Top of EXERCISE DATA

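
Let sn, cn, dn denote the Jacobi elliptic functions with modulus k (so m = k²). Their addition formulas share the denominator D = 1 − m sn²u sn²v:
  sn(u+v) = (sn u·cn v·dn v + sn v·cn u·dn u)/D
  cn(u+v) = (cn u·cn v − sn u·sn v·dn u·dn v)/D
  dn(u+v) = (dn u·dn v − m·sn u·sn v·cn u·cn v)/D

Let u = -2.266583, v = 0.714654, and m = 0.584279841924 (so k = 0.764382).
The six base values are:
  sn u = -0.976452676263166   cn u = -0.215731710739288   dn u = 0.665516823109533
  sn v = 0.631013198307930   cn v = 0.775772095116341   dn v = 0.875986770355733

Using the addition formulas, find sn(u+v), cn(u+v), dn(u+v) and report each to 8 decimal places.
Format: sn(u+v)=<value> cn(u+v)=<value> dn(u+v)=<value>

m = k² = 0.584279841924
D = 1 − m·sn²u·sn²v = 0.7781802612968862
sn(u+v) = (sn u·cn v·dn v + sn v·cn u·dn u)/D = -0.7541606395139376/0.7781802612968862 = -0.9691336018432048
cn(u+v) = (cn u·cn v − sn u·sn v·dn u·dn v)/D = 0.1918495475105917/0.7781802612968862 = 0.2465361267206423
dn(u+v) = (dn u·dn v − m·sn u·sn v·cn u·cn v)/D = 0.5227337055052974/0.7781802612968862 = 0.6717385823101307

sn(u+v)=-0.96913360 cn(u+v)=0.24653613 dn(u+v)=0.67173858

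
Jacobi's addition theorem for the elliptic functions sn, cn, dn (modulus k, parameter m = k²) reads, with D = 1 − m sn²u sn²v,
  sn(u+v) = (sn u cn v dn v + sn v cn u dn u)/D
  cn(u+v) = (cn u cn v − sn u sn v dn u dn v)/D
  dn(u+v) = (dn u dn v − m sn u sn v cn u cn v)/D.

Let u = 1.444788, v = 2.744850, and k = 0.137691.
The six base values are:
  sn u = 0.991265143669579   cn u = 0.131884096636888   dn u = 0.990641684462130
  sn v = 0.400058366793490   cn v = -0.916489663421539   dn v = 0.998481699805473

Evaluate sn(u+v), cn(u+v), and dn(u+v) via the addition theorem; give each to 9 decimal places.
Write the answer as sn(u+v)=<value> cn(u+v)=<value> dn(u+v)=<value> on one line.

m = k² = 0.018958811481
D = 1 − m·sn²u·sn²v = 0.9970184816010997
sn(u+v) = (sn u·cn v·dn v + sn v·cn u·dn u)/D = -0.8548373269845353/0.9970184816010997 = -0.8573936619627779
cn(u+v) = (cn u·cn v − sn u·sn v·dn u·dn v)/D = -0.5131266871330091/0.9970184816010997 = -0.5146611588473117
dn(u+v) = (dn u·dn v − m·sn u·sn v·cn u·cn v)/D = 0.9900463427427998/0.9970184816010997 = 0.9930070114175783

sn(u+v)=-0.857393662 cn(u+v)=-0.514661159 dn(u+v)=0.993007011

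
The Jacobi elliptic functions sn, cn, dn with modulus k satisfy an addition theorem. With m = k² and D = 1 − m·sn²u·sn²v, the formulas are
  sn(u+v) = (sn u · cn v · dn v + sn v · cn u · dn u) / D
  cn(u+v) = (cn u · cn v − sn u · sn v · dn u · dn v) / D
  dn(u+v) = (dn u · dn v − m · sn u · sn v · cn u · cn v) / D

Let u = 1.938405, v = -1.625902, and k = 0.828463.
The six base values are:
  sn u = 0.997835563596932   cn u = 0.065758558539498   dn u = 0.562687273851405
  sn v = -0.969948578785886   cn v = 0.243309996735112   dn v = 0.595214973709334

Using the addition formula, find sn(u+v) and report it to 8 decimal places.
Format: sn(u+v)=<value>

m = k² = 0.686350942369
D = 1 − m·sn²u·sn²v = 0.3570730758767371
sn(u+v) = (sn u·cn v·dn v + sn v·cn u·dn u)/D = 0.1086187395814703/0.3570730758767371 = 0.3041919061379073

sn(u+v)=0.30419191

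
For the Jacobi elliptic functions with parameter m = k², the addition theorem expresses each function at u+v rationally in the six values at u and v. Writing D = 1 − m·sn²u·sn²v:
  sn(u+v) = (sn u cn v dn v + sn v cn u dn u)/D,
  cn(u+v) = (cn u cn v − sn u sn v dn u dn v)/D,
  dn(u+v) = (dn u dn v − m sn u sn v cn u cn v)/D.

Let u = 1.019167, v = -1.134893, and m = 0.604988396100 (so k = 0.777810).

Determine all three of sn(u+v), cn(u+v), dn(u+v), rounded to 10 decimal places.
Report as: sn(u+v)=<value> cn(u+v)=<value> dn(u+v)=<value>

sn(u+v)=-0.1153131092 cn(u+v)=0.9933291936 dn(u+v)=0.9959695783

sn u = 0.8035612844937099, cn u = 0.5952220275349519, dn u = 0.7806103357699266
sn v = -0.8529933324302372, cn v = 0.5219218091146975, dn v = 0.7482057736625438
m = k² = 0.6049883961
D = 1 − m·sn²u·sn²v = 0.7157658040370042
sn(u+v) = (sn u·cn v·dn v + sn v·cn u·dn u)/D = -0.08253718029201249/0.7157658040370042 = -0.1153131091573431
cn(u+v) = (cn u·cn v − sn u·sn v·dn u·dn v)/D = 0.7109910689299711/0.7157658040370042 = 0.993329193599215
dn(u+v) = (dn u·dn v − m·sn u·sn v·cn u·cn v)/D = 0.712880965989414/0.7157658040370042 = 0.9959695782736205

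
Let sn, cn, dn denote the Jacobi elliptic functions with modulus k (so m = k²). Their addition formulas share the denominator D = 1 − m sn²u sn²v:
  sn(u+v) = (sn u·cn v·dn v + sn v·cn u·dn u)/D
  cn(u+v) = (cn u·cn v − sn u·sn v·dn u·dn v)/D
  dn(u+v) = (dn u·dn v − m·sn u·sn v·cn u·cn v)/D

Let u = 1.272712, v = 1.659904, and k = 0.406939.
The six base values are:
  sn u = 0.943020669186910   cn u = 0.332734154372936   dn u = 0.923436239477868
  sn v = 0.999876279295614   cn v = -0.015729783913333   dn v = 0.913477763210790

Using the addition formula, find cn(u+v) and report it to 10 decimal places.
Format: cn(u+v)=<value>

cn(u+v)=-0.9388331714

m = k² = 0.165599349721
D = 1 − m·sn²u·sn²v = 0.8527709257125198
cn(u+v) = (cn u·cn v − sn u·sn v·dn u·dn v)/D = -0.800609632660421/0.8527709257125198 = -0.9388331713953354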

Bottom of EXERCISE DATA

WORK REQUIRED: Copy here each line of the preceding records with "find" in it.

FINISHED TASK:
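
Using the addition formulas, find sn(u+v), cn(u+v), dn(u+v) and report each to 8 decimal places.
Using the addition formula, find sn(u+v) and report it to 8 decimal places.
Using the addition formula, find cn(u+v) and report it to 10 decimal places.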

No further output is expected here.